What is being asked =>
Using the records below, repeat exactly the lines from the one holding "HolJ binds its operator." through the one holding "The bacterium *Nitrosomonas", both ends included, and no others.

Input =>
◇ ◇ ◇ ◇ ◇

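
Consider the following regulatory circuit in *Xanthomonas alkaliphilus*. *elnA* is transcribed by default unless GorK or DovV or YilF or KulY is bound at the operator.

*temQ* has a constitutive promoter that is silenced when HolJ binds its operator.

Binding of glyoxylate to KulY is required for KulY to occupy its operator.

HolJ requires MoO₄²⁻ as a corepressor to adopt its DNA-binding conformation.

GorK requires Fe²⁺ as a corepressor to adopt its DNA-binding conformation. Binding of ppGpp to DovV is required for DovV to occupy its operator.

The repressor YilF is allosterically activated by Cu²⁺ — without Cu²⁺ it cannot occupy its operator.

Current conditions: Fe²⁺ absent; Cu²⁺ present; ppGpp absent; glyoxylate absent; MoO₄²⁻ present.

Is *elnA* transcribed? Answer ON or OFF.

Fe²⁺ is absent, so GorK is inactive.
ppGpp is absent, so DovV is inactive.
Cu²⁺ is present, so YilF is active.
Glyoxylate is absent, so KulY is inactive.
With repressor YilF bound, *elnA* is not transcribed.

OFF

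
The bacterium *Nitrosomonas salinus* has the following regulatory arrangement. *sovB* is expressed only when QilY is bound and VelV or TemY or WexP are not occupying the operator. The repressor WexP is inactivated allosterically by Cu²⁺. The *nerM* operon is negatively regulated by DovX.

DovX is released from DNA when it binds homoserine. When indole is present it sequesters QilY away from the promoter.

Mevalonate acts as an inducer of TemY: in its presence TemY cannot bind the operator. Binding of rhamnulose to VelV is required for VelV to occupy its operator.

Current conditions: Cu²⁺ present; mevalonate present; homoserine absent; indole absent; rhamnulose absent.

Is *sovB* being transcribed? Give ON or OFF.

Indole is absent, so QilY is active.
Rhamnulose is absent, so VelV is inactive.
Mevalonate is present, so TemY is inactive.
Cu²⁺ is present, so WexP is inactive.
No repressor is bound and QilY is active, so *sovB* is transcribed.

ON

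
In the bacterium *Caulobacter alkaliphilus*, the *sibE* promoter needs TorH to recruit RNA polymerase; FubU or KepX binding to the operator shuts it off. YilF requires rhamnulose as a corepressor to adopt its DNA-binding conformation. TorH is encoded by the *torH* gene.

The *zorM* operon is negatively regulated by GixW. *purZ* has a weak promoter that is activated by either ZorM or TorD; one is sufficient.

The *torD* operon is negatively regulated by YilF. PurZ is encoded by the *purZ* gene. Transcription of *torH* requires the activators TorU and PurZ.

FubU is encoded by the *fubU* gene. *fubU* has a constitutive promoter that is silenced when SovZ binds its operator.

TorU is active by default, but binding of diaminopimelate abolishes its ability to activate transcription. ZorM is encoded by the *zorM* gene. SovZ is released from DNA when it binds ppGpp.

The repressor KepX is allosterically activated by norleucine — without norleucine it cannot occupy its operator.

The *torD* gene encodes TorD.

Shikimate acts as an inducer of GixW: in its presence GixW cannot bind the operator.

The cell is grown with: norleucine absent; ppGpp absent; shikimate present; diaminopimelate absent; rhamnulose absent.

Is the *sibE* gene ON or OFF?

ON

ppGpp is absent, so SovZ is active.
With repressor SovZ bound, *fubU* is not transcribed.
So FubU is not produced.
Norleucine is absent, so KepX is inactive.
Diaminopimelate is absent, so TorU is active.
Shikimate is present, so GixW is inactive.
With no repressor bound, *zorM* is transcribed.
So ZorM is produced and active.
Rhamnulose is absent, so YilF is inactive.
With no repressor bound, *torD* is transcribed.
So TorD is produced and active.
Activator ZorM is present, so *purZ* is transcribed.
So PurZ is produced and active.
No repressor is bound and TorU and PurZ are active, so *torH* is transcribed.
So TorH is produced and active.
No repressor is bound and TorH is active, so *sibE* is transcribed.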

◇ ◇ ◇ ◇ ◇

Answer for the task =>
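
*temQ* has a constitutive promoter that is silenced when HolJ binds its operator.

Binding of glyoxylate to KulY is required for KulY to occupy its operator.

HolJ requires MoO₄²⁻ as a corepressor to adopt its DNA-binding conformation.

GorK requires Fe²⁺ as a corepressor to adopt its DNA-binding conformation. Binding of ppGpp to DovV is required for DovV to occupy its operator.

The repressor YilF is allosterically activated by Cu²⁺ — without Cu²⁺ it cannot occupy its operator.

Current conditions: Fe²⁺ absent; Cu²⁺ present; ppGpp absent; glyoxylate absent; MoO₄²⁻ present.

Is *elnA* transcribed? Answer ON or OFF.

Fe²⁺ is absent, so GorK is inactive.
ppGpp is absent, so DovV is inactive.
Cu²⁺ is present, so YilF is active.
Glyoxylate is absent, so KulY is inactive.
With repressor YilF bound, *elnA* is not transcribed.

OFF

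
The bacterium *Nitrosomonas salinus* has the following regulatory arrangement. *sovB* is expressed only when QilY is bound and VelV or TemY or WexP are not occupying the operator. The repressor WexP is inactivated allosterically by Cu²⁺. The *nerM* operon is negatively regulated by DovX.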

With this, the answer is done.